• Work task:
Nothing but the lines holding the string "recruit" should appear in the answer. Copy them from the entries.

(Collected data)
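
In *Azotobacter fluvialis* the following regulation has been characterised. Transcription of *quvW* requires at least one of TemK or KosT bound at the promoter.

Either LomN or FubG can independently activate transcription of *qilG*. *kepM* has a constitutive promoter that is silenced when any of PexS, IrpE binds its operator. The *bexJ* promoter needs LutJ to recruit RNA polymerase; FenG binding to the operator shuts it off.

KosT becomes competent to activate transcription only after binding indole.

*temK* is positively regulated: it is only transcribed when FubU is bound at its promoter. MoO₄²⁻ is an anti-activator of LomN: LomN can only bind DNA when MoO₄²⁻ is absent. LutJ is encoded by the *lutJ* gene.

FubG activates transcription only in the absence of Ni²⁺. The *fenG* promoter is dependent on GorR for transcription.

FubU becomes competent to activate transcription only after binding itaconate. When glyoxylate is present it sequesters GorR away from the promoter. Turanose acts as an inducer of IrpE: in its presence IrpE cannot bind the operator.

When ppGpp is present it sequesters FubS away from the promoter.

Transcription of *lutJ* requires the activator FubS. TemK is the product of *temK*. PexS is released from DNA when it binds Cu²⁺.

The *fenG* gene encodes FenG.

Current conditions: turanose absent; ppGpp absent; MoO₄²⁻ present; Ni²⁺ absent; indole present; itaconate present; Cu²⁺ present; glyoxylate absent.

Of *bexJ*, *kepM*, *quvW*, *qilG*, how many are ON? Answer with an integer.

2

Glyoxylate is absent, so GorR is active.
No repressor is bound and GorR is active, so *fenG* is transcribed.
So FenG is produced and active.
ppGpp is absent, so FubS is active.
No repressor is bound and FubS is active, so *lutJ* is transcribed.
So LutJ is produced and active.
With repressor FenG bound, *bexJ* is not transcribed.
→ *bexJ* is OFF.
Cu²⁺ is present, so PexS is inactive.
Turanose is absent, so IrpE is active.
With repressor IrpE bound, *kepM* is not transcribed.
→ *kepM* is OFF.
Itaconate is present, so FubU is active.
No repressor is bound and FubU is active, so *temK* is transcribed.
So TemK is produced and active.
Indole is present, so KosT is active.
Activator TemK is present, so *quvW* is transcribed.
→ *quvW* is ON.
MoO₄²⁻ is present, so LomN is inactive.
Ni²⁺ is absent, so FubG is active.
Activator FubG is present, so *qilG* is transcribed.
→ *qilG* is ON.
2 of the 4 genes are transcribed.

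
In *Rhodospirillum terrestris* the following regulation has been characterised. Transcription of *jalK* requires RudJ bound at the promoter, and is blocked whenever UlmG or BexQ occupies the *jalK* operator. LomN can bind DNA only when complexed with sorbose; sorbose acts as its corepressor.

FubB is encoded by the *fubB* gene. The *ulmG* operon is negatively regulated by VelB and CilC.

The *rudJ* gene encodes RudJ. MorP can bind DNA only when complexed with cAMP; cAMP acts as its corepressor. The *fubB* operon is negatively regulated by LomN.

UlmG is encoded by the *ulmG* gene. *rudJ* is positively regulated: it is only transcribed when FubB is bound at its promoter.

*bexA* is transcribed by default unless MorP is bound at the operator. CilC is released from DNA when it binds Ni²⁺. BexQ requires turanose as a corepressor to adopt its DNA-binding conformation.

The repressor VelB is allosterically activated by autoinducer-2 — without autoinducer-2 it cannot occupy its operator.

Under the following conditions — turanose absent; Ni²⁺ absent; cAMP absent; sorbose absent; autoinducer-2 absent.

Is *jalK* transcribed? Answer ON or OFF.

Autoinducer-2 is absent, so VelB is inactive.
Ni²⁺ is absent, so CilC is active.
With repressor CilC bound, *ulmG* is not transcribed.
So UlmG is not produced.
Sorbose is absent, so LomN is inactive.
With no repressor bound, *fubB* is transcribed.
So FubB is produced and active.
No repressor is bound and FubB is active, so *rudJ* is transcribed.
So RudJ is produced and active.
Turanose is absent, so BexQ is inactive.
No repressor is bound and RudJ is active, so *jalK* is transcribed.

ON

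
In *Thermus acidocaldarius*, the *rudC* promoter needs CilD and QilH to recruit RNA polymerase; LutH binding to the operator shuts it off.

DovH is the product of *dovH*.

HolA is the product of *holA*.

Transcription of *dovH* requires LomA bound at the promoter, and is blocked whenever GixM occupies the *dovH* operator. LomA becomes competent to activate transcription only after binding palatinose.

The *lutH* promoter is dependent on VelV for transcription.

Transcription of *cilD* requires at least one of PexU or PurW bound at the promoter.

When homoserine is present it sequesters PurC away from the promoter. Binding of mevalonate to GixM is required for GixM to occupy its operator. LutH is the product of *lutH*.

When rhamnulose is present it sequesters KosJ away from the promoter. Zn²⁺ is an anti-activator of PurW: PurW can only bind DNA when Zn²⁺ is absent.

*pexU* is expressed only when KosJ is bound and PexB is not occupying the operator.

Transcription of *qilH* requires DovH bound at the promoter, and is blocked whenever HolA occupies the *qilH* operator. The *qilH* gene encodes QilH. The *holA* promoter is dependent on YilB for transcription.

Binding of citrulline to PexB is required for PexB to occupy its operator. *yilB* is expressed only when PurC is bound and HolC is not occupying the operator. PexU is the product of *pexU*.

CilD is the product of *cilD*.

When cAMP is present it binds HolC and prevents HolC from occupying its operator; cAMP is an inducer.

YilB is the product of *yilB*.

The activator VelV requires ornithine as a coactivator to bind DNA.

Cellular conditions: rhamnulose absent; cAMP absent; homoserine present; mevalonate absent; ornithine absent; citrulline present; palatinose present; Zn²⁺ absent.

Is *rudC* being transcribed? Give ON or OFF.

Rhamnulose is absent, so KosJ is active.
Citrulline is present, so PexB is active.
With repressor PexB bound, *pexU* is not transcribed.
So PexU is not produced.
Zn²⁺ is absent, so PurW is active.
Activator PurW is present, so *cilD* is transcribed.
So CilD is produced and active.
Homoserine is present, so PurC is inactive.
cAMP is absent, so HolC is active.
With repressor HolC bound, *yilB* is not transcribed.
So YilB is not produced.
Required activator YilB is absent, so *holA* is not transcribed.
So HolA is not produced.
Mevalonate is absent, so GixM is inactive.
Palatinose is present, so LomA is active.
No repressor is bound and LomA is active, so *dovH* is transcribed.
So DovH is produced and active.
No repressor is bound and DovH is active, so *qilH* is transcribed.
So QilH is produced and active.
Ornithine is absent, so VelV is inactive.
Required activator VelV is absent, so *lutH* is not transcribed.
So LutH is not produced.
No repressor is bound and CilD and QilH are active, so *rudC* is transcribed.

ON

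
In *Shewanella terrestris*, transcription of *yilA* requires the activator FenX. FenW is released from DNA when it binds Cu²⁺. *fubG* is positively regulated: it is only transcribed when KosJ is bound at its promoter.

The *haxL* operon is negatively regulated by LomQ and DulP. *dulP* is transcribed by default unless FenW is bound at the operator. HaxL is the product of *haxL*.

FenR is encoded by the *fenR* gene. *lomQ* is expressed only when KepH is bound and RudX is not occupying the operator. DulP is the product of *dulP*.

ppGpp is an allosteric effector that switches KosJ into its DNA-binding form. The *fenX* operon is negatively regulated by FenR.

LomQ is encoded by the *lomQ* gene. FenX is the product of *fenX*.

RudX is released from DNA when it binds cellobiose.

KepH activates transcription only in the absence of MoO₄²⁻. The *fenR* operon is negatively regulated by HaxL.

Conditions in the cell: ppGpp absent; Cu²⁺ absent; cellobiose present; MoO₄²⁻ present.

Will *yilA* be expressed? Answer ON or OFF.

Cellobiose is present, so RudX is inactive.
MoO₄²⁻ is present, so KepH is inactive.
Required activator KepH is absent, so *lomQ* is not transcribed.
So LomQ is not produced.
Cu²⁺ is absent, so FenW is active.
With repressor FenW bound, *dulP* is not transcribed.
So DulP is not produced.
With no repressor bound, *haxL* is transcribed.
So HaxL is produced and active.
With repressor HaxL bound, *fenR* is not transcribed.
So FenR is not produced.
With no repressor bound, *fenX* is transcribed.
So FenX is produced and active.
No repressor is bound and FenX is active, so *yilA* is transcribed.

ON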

• Solved problem:
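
Either LomN or FubG can independently activate transcription of *qilG*. *kepM* has a constitutive promoter that is silenced when any of PexS, IrpE binds its operator. The *bexJ* promoter needs LutJ to recruit RNA polymerase; FenG binding to the operator shuts it off.
In *Thermus acidocaldarius*, the *rudC* promoter needs CilD and QilH to recruit RNA polymerase; LutH binding to the operator shuts it off.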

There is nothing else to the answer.